### INSTRUCTIONS TO FOLLOW
Reproduce every record exactly as given.

[Stored data entries]
- Opening Delimiter -
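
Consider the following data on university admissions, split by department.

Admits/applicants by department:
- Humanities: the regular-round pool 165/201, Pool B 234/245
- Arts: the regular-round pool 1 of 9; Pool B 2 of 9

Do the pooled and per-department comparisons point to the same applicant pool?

Yes

Humanities: the regular-round pool 165/201 = 82.1%, Pool B 234/245 = 95.5% → Pool B
Arts: the regular-round pool 1/9 = 11.1%, Pool B 2/9 = 22.2% → Pool B
Overall: the regular-round pool 166/210 = 79.0%, Pool B 236/254 = 92.9% → Pool B
Pool B wins overall and in every department group — no reversal.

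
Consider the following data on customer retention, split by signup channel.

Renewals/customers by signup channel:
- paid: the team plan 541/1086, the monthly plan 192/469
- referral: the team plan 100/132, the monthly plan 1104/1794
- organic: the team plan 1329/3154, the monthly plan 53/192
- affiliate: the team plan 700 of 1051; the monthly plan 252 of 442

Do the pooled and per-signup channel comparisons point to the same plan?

Paid: the team plan 541/1086 = 49.8%, the monthly plan 192/469 = 40.9% → the team plan
Referral: the team plan 100/132 = 75.8%, the monthly plan 1104/1794 = 61.5% → the team plan
Organic: the team plan 1329/3154 = 42.1%, the monthly plan 53/192 = 27.6% → the team plan
Affiliate: the team plan 700/1051 = 66.6%, the monthly plan 252/442 = 57.0% → the team plan
Overall: the team plan 2670/5423 = 49.2%, the monthly plan 1601/2897 = 55.3% → the monthly plan
The team plan wins each signup group but the monthly plan wins overall — the comparison reverses. The team plan's customers skew toward organic, which has a lower base rate.

No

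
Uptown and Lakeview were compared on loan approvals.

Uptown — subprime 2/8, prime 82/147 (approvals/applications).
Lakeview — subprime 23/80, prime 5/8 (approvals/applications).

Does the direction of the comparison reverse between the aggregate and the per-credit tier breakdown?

Subprime: Uptown 2/8 = 25.0%, Lakeview 23/80 = 28.8% → Lakeview
Prime: Uptown 82/147 = 55.8%, Lakeview 5/8 = 62.5% → Lakeview
Overall: Uptown 84/155 = 54.2%, Lakeview 28/88 = 31.8% → Uptown
Lakeview wins each credit group but Uptown wins overall — the comparison reverses. Lakeview's applications skew toward subprime, which has a lower base rate.

Yes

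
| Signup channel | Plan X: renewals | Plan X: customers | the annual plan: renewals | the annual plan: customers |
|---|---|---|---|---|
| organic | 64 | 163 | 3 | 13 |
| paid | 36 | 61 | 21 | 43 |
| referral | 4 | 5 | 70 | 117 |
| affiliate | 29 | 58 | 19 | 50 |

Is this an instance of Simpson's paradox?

Yes

Organic: Plan X 64/163 = 39.3%, the annual plan 3/13 = 23.1% → Plan X
Paid: Plan X 36/61 = 59.0%, the annual plan 21/43 = 48.8% → Plan X
Referral: Plan X 4/5 = 80.0%, the annual plan 70/117 = 59.8% → Plan X
Affiliate: Plan X 29/58 = 50.0%, the annual plan 19/50 = 38.0% → Plan X
Overall: Plan X 133/287 = 46.3%, the annual plan 113/223 = 50.7% → the annual plan
Plan X wins each signup group but the annual plan wins overall — the comparison reverses. Plan X's customers skew toward organic, which has a lower base rate.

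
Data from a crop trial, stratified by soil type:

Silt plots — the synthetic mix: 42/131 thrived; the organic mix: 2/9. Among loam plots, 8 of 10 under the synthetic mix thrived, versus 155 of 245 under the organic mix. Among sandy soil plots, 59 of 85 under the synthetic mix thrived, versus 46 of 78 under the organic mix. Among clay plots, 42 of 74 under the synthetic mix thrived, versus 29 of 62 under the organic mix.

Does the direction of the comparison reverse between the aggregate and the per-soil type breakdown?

Yes

Silt: the synthetic mix 42/131 = 32.1%, the organic mix 2/9 = 22.2% → the synthetic mix
Loam: the synthetic mix 8/10 = 80.0%, the organic mix 155/245 = 63.3% → the synthetic mix
Sandy soil: the synthetic mix 59/85 = 69.4%, the organic mix 46/78 = 59.0% → the synthetic mix
Clay: the synthetic mix 42/74 = 56.8%, the organic mix 29/62 = 46.8% → the synthetic mix
Overall: the synthetic mix 151/300 = 50.3%, the organic mix 232/394 = 58.9% → the organic mix
The synthetic mix wins each soil group but the organic mix wins overall — the comparison reverses. The synthetic mix's plots skew toward silt, which has a lower base rate.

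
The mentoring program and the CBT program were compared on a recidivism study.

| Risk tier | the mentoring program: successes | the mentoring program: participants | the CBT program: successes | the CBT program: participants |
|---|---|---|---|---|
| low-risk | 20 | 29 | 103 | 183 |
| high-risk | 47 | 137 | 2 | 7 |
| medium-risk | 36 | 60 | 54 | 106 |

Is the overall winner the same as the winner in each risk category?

Low-risk: the mentoring program 20/29 = 69.0%, the CBT program 103/183 = 56.3% → the mentoring program
High-risk: the mentoring program 47/137 = 34.3%, the CBT program 2/7 = 28.6% → the mentoring program
Medium-risk: the mentoring program 36/60 = 60.0%, the CBT program 54/106 = 50.9% → the mentoring program
Overall: the mentoring program 103/226 = 45.6%, the CBT program 159/296 = 53.7% → the CBT program
The mentoring program wins each risk group but the CBT program wins overall — the comparison reverses. The mentoring program's participants skew toward high-risk, which has a lower base rate.

No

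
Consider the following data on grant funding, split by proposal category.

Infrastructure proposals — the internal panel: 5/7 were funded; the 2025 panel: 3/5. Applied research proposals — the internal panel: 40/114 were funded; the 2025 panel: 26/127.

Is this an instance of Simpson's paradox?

No

Infrastructure: the internal panel 5/7 = 71.4%, the 2025 panel 3/5 = 60.0% → the internal panel
Applied research: the internal panel 40/114 = 35.1%, the 2025 panel 26/127 = 20.5% → the internal panel
Overall: the internal panel 45/121 = 37.2%, the 2025 panel 29/132 = 22.0% → the internal panel
The internal panel wins overall and in every proposal group — no reversal.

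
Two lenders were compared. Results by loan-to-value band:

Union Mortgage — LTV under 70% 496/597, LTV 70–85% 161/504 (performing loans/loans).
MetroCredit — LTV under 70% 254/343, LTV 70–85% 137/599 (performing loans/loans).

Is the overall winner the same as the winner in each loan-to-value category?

LTV under 70%: Union Mortgage 496/597 = 83.1%, MetroCredit 254/343 = 74.1% → Union Mortgage
LTV 70–85%: Union Mortgage 161/504 = 31.9%, MetroCredit 137/599 = 22.9% → Union Mortgage
Overall: Union Mortgage 657/1101 = 59.7%, MetroCredit 391/942 = 41.5% → Union Mortgage
Union Mortgage wins overall and in every loan-to-value group — no reversal.

Yes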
- Closing Delimiter -
### SOLUTION TO THIS EXERCISE
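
Consider the following data on university admissions, split by department.

Admits/applicants by department:
- Humanities: the regular-round pool 165/201, Pool B 234/245
- Arts: the regular-round pool 1 of 9; Pool B 2 of 9

Do the pooled and per-department comparisons point to the same applicant pool?

Yes

Humanities: the regular-round pool 165/201 = 82.1%, Pool B 234/245 = 95.5% → Pool B
Arts: the regular-round pool 1/9 = 11.1%, Pool B 2/9 = 22.2% → Pool B
Overall: the regular-round pool 166/210 = 79.0%, Pool B 236/254 = 92.9% → Pool B
Pool B wins overall and in every department group — no reversal.

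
Consider the following data on customer retention, split by signup channel.

Renewals/customers by signup channel:
- paid: the team plan 541/1086, the monthly plan 192/469
- referral: the team plan 100/132, the monthly plan 1104/1794
- organic: the team plan 1329/3154, the monthly plan 53/192
- affiliate: the team plan 700 of 1051; the monthly plan 252 of 442

Do the pooled and per-signup channel comparisons point to the same plan?

Paid: the team plan 541/1086 = 49.8%, the monthly plan 192/469 = 40.9% → the team plan
Referral: the team plan 100/132 = 75.8%, the monthly plan 1104/1794 = 61.5% → the team plan
Organic: the team plan 1329/3154 = 42.1%, the monthly plan 53/192 = 27.6% → the team plan
Affiliate: the team plan 700/1051 = 66.6%, the monthly plan 252/442 = 57.0% → the team plan
Overall: the team plan 2670/5423 = 49.2%, the monthly plan 1601/2897 = 55.3% → the monthly plan
The team plan wins each signup group but the monthly plan wins overall — the comparison reverses. The team plan's customers skew toward organic, which has a lower base rate.

No

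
Uptown and Lakeview were compared on loan approvals.

Uptown — subprime 2/8, prime 82/147 (approvals/applications).
Lakeview — subprime 23/80, prime 5/8 (approvals/applications).

Does the direction of the comparison reverse between the aggregate and the per-credit tier breakdown?

Subprime: Uptown 2/8 = 25.0%, Lakeview 23/80 = 28.8% → Lakeview
Prime: Uptown 82/147 = 55.8%, Lakeview 5/8 = 62.5% → Lakeview
Overall: Uptown 84/155 = 54.2%, Lakeview 28/88 = 31.8% → Uptown
Lakeview wins each credit group but Uptown wins overall — the comparison reverses. Lakeview's applications skew toward subprime, which has a lower base rate.

Yes

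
| Signup channel | Plan X: renewals | Plan X: customers | the annual plan: renewals | the annual plan: customers |
|---|---|---|---|---|
| organic | 64 | 163 | 3 | 13 |
| paid | 36 | 61 | 21 | 43 |
| referral | 4 | 5 | 70 | 117 |
| affiliate | 29 | 58 | 19 | 50 |

Is this an instance of Simpson's paradox?

Yes

Organic: Plan X 64/163 = 39.3%, the annual plan 3/13 = 23.1% → Plan X
Paid: Plan X 36/61 = 59.0%, the annual plan 21/43 = 48.8% → Plan X
Referral: Plan X 4/5 = 80.0%, the annual plan 70/117 = 59.8% → Plan X
Affiliate: Plan X 29/58 = 50.0%, the annual plan 19/50 = 38.0% → Plan X
Overall: Plan X 133/287 = 46.3%, the annual plan 113/223 = 50.7% → the annual plan
Plan X wins each signup group but the annual plan wins overall — the comparison reverses. Plan X's customers skew toward organic, which has a lower base rate.

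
Data from a crop trial, stratified by soil type:

Silt plots — the synthetic mix: 42/131 thrived; the organic mix: 2/9. Among loam plots, 8 of 10 under the synthetic mix thrived, versus 155 of 245 under the organic mix. Among sandy soil plots, 59 of 85 under the synthetic mix thrived, versus 46 of 78 under the organic mix. Among clay plots, 42 of 74 under the synthetic mix thrived, versus 29 of 62 under the organic mix.

Does the direction of the comparison reverse between the aggregate and the per-soil type breakdown?

Yes

Silt: the synthetic mix 42/131 = 32.1%, the organic mix 2/9 = 22.2% → the synthetic mix
Loam: the synthetic mix 8/10 = 80.0%, the organic mix 155/245 = 63.3% → the synthetic mix
Sandy soil: the synthetic mix 59/85 = 69.4%, the organic mix 46/78 = 59.0% → the synthetic mix
Clay: the synthetic mix 42/74 = 56.8%, the organic mix 29/62 = 46.8% → the synthetic mix
Overall: the synthetic mix 151/300 = 50.3%, the organic mix 232/394 = 58.9% → the organic mix
The synthetic mix wins each soil group but the organic mix wins overall — the comparison reverses. The synthetic mix's plots skew toward silt, which has a lower base rate.

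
The mentoring program and the CBT program were compared on a recidivism study.

| Risk tier | the mentoring program: successes | the mentoring program: participants | the CBT program: successes | the CBT program: participants |
|---|---|---|---|---|
| low-risk | 20 | 29 | 103 | 183 |
| high-risk | 47 | 137 | 2 | 7 |
| medium-risk | 36 | 60 | 54 | 106 |

Is the overall winner the same as the winner in each risk category?

Low-risk: the mentoring program 20/29 = 69.0%, the CBT program 103/183 = 56.3% → the mentoring program
High-risk: the mentoring program 47/137 = 34.3%, the CBT program 2/7 = 28.6% → the mentoring program
Medium-risk: the mentoring program 36/60 = 60.0%, the CBT program 54/106 = 50.9% → the mentoring program
Overall: the mentoring program 103/226 = 45.6%, the CBT program 159/296 = 53.7% → the CBT program
The mentoring program wins each risk group but the CBT program wins overall — the comparison reverses. The mentoring program's participants skew toward high-risk, which has a lower base rate.

No

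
Consider the following data on grant funding, split by proposal category.

Infrastructure proposals — the internal panel: 5/7 were funded; the 2025 panel: 3/5. Applied research proposals — the internal panel: 40/114 were funded; the 2025 panel: 26/127.

Is this an instance of Simpson's paradox?

No

Infrastructure: the internal panel 5/7 = 71.4%, the 2025 panel 3/5 = 60.0% → the internal panel
Applied research: the internal panel 40/114 = 35.1%, the 2025 panel 26/127 = 20.5% → the internal panel
Overall: the internal panel 45/121 = 37.2%, the 2025 panel 29/132 = 22.0% → the internal panel
The internal panel wins overall and in every proposal group — no reversal.

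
Two lenders were compared. Results by loan-to-value band:

Union Mortgage — LTV under 70% 496/597, LTV 70–85% 161/504 (performing loans/loans).
MetroCredit — LTV under 70% 254/343, LTV 70–85% 137/599 (performing loans/loans).

Is the overall winner the same as the winner in each loan-to-value category?

LTV under 70%: Union Mortgage 496/597 = 83.1%, MetroCredit 254/343 = 74.1% → Union Mortgage
LTV 70–85%: Union Mortgage 161/504 = 31.9%, MetroCredit 137/599 = 22.9% → Union Mortgage
Overall: Union Mortgage 657/1101 = 59.7%, MetroCredit 391/942 = 41.5% → Union Mortgage
Union Mortgage wins overall and in every loan-to-value group — no reversal.

Yes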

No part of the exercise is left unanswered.